▶ [Task goal] Your output is the line containing "Compute the Kolmogorov" plus all lines after it to the end of the records, reproduced exactly, with nothing else.

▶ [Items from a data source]

§

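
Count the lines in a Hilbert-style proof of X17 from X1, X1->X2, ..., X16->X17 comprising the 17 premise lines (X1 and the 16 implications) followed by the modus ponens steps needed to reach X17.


We have 17 premise lines: X1 and 16 implications.
Each implication is detached once by MP, giving 16 MP lines.
17 premise lines + 16 MP lines = 33 total lines.

33


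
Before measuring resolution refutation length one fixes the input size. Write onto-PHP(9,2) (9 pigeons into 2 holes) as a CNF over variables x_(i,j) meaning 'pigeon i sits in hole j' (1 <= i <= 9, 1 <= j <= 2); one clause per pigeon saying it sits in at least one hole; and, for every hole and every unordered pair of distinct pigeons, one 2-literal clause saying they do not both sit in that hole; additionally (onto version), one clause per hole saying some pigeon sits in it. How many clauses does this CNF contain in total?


onto-PHP(9,2): 9 pigeons, 2 holes, 9*2 = 18 variables.
- pigeon clauses: one per pigeon -> 9 clauses
- hole clauses: 2 holes * C(9,2) = 2 * 36 -> 72 clauses
- onto clauses: one per hole -> 2 clauses
Total clauses = 9 + 72 + 2 = 83

83


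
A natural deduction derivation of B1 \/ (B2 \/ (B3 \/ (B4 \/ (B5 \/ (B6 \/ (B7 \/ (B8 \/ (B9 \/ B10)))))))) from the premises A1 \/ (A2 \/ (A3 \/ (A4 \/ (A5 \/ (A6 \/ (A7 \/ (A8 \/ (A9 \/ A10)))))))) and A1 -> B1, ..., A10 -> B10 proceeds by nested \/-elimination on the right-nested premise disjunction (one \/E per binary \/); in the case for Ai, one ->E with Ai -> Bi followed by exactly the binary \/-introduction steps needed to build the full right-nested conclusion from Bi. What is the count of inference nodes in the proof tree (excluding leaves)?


Constructive dilemma with 10 branches, all disjunctions right-nested:
- \/E: the premise has 9 binary \/, each eliminated once: 9 nodes.
- ->E: one per case (Ai with Ai -> Bi gives Bi): 10 nodes.
- \/I: in case i < n, Bi needs 1 step to form Bi \/ (B(i+1) \/ ...) and then i-1 steps to prepend B(i-1), ..., B1, i.e. i steps; in case i = n, B10 needs 9 prepend steps.
  \/I total = (1 + 2 + ... + 9) + 9 = 45 + 9 = 54 nodes.
Total = 9 + 10 + 54 = 73

73


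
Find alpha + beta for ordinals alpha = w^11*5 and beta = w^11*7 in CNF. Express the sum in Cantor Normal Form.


Ordinal addition w^11*5 + w^11*7:
Both terms have the same exponent 11.
w^e*c + w^e*d = w^e*(c+d).
Result = w^11*(5+7) = w^11*12

w^11*12


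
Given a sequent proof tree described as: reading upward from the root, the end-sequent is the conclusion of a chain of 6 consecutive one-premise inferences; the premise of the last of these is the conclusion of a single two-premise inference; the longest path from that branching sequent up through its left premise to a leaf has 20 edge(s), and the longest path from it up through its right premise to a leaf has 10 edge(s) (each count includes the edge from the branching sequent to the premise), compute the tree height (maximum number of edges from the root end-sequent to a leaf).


Longest path through the left premise: 20 edges (measured from the branching sequent)
Longest path through the right premise: 10 edges
Height of the subtree rooted at the branching sequent: max(20, 10) = 20
The branching sequent sits 6 edges above the root (the chain of one-premise inferences), so height = 20 + 6 = 26

26


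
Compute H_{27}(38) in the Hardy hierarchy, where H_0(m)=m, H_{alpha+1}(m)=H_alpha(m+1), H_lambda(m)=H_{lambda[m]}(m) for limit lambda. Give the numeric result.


H_27(38):
For finite ordinals k, H_k(n) = n + k (each successor step adds 1).
H_27(38) = 38 + 27 = 65

65


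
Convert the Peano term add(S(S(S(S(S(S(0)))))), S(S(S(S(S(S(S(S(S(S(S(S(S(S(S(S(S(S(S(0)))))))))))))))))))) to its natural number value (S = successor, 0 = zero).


add(S^6(0), S^19(0)):
S^6(0) = 6
S^19(0) = 19
6 + 19 = 25

25


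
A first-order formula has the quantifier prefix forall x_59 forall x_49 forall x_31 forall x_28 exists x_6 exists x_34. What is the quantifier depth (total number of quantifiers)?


Quantifier prefix has 6 quantifier symbols.
Quantifier depth = 6

6


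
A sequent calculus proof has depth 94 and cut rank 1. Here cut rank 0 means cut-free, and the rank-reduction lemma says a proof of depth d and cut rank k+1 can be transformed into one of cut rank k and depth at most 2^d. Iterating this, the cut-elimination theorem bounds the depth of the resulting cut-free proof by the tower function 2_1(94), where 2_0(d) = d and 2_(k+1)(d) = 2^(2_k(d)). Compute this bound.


Each rank reduction sends depth d to at most 2^d; cut rank r needs r reductions.
2_0(94) = 94
2_1(94) = 2^94 = 19807040628566084398385987584
Cut-free depth bound = 19807040628566084398385987584

19807040628566084398385987584


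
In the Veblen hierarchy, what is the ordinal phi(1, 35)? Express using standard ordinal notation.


phi(1, 35):
phi(1, beta) = epsilon_beta (the beta-th epsilon number).
phi(1, 35) = epsilon_35

epsilon_35


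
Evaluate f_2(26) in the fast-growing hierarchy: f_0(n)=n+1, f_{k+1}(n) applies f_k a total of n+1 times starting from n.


f_2(26) = f_1^27(26)
f_1(m) = 2m + 1.
Iterating: f_1^k(n) = 2^k*(n+1) - 1.
f_2(26) = 2^27*(26+1) - 1 = 134217728*27 - 1 = 3623878655

3623878655


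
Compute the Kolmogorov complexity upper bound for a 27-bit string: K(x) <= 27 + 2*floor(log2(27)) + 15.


floor(log2(27)) = 4
2 * 4 = 8
K(x) <= 27 + 8 + 15 = 50

50


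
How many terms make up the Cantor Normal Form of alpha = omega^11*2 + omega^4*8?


CNF: omega^11*2 + omega^4*8
Count the summands separated by '+':
  term 1: omega^11*2
  term 2: omega^4*8
Total terms = 2

2


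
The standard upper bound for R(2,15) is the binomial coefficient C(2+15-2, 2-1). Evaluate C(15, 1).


R(2,15) <= C(2+15-2, 2-1) = C(15, 1)
C(15, 1) = 15! / (1! * 14!)
= 15

15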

§

▶ [Your solution]
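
Compute the Kolmogorov complexity upper bound for a 27-bit string: K(x) <= 27 + 2*floor(log2(27)) + 15.


floor(log2(27)) = 4
2 * 4 = 8
K(x) <= 27 + 8 + 15 = 50

50


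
How many terms make up the Cantor Normal Form of alpha = omega^11*2 + omega^4*8?


CNF: omega^11*2 + omega^4*8
Count the summands separated by '+':
  term 1: omega^11*2
  term 2: omega^4*8
Total terms = 2

2


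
The standard upper bound for R(2,15) is the binomial coefficient C(2+15-2, 2-1). Evaluate C(15, 1).


R(2,15) <= C(2+15-2, 2-1) = C(15, 1)
C(15, 1) = 15! / (1! * 14!)
= 15

15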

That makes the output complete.